WHAT THE TASK REQUIRES: Each entry needs to be reproduced verbatim.

DATA EXCERPTS:
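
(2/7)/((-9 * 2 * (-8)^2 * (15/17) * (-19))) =17/1149120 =0.00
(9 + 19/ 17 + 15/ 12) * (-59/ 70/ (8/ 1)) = -45607/ 38080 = -1.20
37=37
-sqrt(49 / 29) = -7 * sqrt(29) / 29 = -1.30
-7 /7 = -1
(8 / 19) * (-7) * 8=-448 / 19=-23.58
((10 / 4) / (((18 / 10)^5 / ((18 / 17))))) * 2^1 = 31250 / 111537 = 0.28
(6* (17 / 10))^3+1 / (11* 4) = 5836769 / 5500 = 1061.23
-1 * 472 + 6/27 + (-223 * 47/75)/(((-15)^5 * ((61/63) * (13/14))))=-2367475691612/5018203125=-471.78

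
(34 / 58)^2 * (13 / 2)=3757 / 1682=2.23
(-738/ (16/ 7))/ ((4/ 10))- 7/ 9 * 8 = -117131/ 144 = -813.41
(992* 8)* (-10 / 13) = -79360 / 13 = -6104.62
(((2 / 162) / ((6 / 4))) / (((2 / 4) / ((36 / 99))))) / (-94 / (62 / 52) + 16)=-124 / 1301751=-0.00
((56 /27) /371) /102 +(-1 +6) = 364909 /72981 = 5.00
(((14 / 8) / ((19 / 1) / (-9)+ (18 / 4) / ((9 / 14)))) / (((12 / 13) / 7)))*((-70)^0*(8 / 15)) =637 / 440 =1.45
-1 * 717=-717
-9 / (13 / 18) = -162 / 13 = -12.46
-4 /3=-1.33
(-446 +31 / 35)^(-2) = 1225 / 242705241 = 0.00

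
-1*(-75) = 75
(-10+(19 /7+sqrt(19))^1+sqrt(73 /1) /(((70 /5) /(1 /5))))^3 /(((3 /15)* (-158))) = -(-510+sqrt(73)+70* sqrt(19))^3 /10838800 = 0.70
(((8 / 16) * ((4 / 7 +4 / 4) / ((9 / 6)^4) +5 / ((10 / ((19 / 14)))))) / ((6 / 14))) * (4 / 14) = 2243 / 6804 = 0.33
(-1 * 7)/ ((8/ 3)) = -21/ 8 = -2.62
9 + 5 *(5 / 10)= 23 / 2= 11.50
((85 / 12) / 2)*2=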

FINAL ANSWER:
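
(2/7)/((-9 * 2 * (-8)^2 * (15/17) * (-19))) =17/1149120 =0.00
(9 + 19/ 17 + 15/ 12) * (-59/ 70/ (8/ 1)) = -45607/ 38080 = -1.20
37=37
-sqrt(49 / 29) = -7 * sqrt(29) / 29 = -1.30
-7 /7 = -1
(8 / 19) * (-7) * 8=-448 / 19=-23.58
((10 / 4) / (((18 / 10)^5 / ((18 / 17))))) * 2^1 = 31250 / 111537 = 0.28
(6* (17 / 10))^3+1 / (11* 4) = 5836769 / 5500 = 1061.23
-1 * 472 + 6/27 + (-223 * 47/75)/(((-15)^5 * ((61/63) * (13/14))))=-2367475691612/5018203125=-471.78

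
(34 / 58)^2 * (13 / 2)=3757 / 1682=2.23
(-738/ (16/ 7))/ ((4/ 10))- 7/ 9 * 8 = -117131/ 144 = -813.41
(992* 8)* (-10 / 13) = -79360 / 13 = -6104.62
(((2 / 162) / ((6 / 4))) / (((2 / 4) / ((36 / 99))))) / (-94 / (62 / 52) + 16)=-124 / 1301751=-0.00
((56 /27) /371) /102 +(-1 +6) = 364909 /72981 = 5.00
(((14 / 8) / ((19 / 1) / (-9)+ (18 / 4) / ((9 / 14)))) / (((12 / 13) / 7)))*((-70)^0*(8 / 15)) =637 / 440 =1.45
-1 * 717=-717
-9 / (13 / 18) = -162 / 13 = -12.46
-4 /3=-1.33
(-446 +31 / 35)^(-2) = 1225 / 242705241 = 0.00

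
-1*(-75) = 75
(-10+(19 /7+sqrt(19))^1+sqrt(73 /1) /(((70 /5) /(1 /5))))^3 /(((3 /15)* (-158))) = -(-510+sqrt(73)+70* sqrt(19))^3 /10838800 = 0.70
(((8 / 16) * ((4 / 7 +4 / 4) / ((9 / 6)^4) +5 / ((10 / ((19 / 14)))))) / ((6 / 14))) * (4 / 14) = 2243 / 6804 = 0.33
(-1 * 7)/ ((8/ 3)) = -21/ 8 = -2.62
9 + 5 *(5 / 10)= 23 / 2= 11.50
((85 / 12) / 2)*2=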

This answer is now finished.